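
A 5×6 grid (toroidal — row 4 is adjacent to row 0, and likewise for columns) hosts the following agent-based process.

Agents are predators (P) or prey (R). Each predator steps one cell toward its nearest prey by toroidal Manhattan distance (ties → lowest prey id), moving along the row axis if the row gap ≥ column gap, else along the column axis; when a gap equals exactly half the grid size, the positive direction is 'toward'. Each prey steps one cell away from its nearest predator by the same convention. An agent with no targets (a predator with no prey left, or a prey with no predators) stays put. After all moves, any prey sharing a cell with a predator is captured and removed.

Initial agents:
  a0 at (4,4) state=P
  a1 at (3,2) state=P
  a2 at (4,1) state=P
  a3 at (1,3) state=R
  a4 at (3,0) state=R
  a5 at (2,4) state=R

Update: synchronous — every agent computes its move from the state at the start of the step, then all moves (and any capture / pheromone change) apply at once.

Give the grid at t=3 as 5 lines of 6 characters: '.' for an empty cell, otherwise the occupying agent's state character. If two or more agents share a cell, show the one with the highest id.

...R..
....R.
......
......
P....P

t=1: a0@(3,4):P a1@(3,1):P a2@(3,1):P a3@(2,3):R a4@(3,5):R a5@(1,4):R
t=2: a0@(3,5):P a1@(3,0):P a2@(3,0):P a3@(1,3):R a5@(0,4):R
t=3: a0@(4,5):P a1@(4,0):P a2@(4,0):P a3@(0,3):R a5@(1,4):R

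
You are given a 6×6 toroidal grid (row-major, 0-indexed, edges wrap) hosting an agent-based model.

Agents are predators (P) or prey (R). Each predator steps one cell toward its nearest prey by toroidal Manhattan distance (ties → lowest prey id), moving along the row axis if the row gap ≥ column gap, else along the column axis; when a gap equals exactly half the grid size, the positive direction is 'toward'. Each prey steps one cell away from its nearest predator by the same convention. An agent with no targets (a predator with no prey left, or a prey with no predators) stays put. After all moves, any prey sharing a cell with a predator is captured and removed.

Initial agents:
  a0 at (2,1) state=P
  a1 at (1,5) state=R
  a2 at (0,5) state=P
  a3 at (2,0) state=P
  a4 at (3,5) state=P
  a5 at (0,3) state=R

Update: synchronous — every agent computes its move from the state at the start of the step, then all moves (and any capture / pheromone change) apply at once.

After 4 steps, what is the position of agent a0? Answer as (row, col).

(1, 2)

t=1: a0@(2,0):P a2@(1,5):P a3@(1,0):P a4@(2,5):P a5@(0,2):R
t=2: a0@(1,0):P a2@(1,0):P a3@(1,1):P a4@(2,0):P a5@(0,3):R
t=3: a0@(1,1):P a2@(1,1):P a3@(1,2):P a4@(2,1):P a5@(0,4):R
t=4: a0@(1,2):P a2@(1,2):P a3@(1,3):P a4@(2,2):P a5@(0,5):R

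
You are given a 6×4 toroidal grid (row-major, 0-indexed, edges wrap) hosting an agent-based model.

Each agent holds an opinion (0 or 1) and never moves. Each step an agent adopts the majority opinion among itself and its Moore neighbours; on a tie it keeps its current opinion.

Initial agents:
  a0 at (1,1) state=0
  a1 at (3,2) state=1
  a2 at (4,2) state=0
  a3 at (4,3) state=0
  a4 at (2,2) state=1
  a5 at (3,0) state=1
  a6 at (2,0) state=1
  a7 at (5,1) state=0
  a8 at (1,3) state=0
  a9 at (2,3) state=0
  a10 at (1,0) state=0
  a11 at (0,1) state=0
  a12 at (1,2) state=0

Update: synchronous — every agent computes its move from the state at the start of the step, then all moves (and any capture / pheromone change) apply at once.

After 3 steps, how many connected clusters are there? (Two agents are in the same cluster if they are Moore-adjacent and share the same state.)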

···

Every record above is to be copied out again exactly as written.

§ **Response to the exercise**
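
A 5×6 grid (toroidal — row 4 is adjacent to row 0, and likewise for columns) hosts the following agent-based process.

Agents are predators (P) or prey (R). Each predator steps one cell toward its nearest prey by toroidal Manhattan distance (ties → lowest prey id), moving along the row axis if the row gap ≥ column gap, else along the column axis; when a gap equals exactly half the grid size, the positive direction is 'toward'. Each prey steps one cell away from its nearest predator by the same convention. An agent with no targets (a predator with no prey left, or a prey with no predators) stays put. After all moves, any prey sharing a cell with a predator is captured and removed.

Initial agents:
  a0 at (4,4) state=P
  a1 at (3,2) state=P
  a2 at (4,1) state=P
  a3 at (1,3) state=R
  a4 at (3,0) state=R
  a5 at (2,4) state=R

Update: synchronous — every agent computes its move from the state at the start of the step, then all moves (and any capture / pheromone change) apply at once.

Give the grid at t=3 as 5 lines of 6 characters: '.' for an empty cell, otherwise the occupying agent's state character. If two or more agents share a cell, show the one with the highest id.

...R..
....R.
......
......
P....P

t=1: a0@(3,4):P a1@(3,1):P a2@(3,1):P a3@(2,3):R a4@(3,5):R a5@(1,4):R
t=2: a0@(3,5):P a1@(3,0):P a2@(3,0):P a3@(1,3):R a5@(0,4):R
t=3: a0@(4,5):P a1@(4,0):P a2@(4,0):P a3@(0,3):R a5@(1,4):R

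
You are given a 6×6 toroidal grid (row-major, 0-indexed, edges wrap) hosting an agent-based model.

Agents are predators (P) or prey (R). Each predator steps one cell toward its nearest prey by toroidal Manhattan distance (ties → lowest prey id), moving along the row axis if the row gap ≥ column gap, else along the column axis; when a gap equals exactly half the grid size, the positive direction is 'toward'. Each prey steps one cell away from its nearest predator by the same convention. An agent with no targets (a predator with no prey left, or a prey with no predators) stays put. After all moves, any prey sharing a cell with a predator is captured and removed.

Initial agents:
  a0 at (2,1) state=P
  a1 at (1,5) state=R
  a2 at (0,5) state=P
  a3 at (2,0) state=P
  a4 at (3,5) state=P
  a5 at (0,3) state=R

Update: synchronous — every agent computes its move from the state at the start of the step, then all moves (and any capture / pheromone change) apply at once.

After 4 steps, what is the position of agent a0? Answer as (row, col).

(1, 2)

t=1: a0@(2,0):P a2@(1,5):P a3@(1,0):P a4@(2,5):P a5@(0,2):R
t=2: a0@(1,0):P a2@(1,0):P a3@(1,1):P a4@(2,0):P a5@(0,3):R
t=3: a0@(1,1):P a2@(1,1):P a3@(1,2):P a4@(2,1):P a5@(0,4):R
t=4: a0@(1,2):P a2@(1,2):P a3@(1,3):P a4@(2,2):P a5@(0,5):R

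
You are given a 6×4 toroidal grid (row-major, 0-indexed, edges wrap) hosting an agent-based model.

Each agent holds an opinion (0 or 1) and never moves. Each step an agent adopts the majority opinion among itself and its Moore neighbours; on a tie it keeps its current opinion.

Initial agents:
  a0 at (1,1) state=0
  a1 at (3,2) state=1
  a2 at (4,2) state=0
  a3 at (4,3) state=0
  a4 at (2,2) state=1
  a5 at (3,0) state=1
  a6 at (2,0) state=1
  a7 at (5,1) state=0
  a8 at (1,3) state=0
  a9 at (2,3) state=0
  a10 at (1,0) state=0
  a11 at (0,1) state=0
  a12 at (1,2) state=0

Update: synchronous — every agent computes its move from the state at the start of the step, then all moves (and any capture / pheromone change) apply at once.

After 3 steps, how many connected clusters are there? (Two agents are in the same cluster if they are Moore-adjacent and share the same state.)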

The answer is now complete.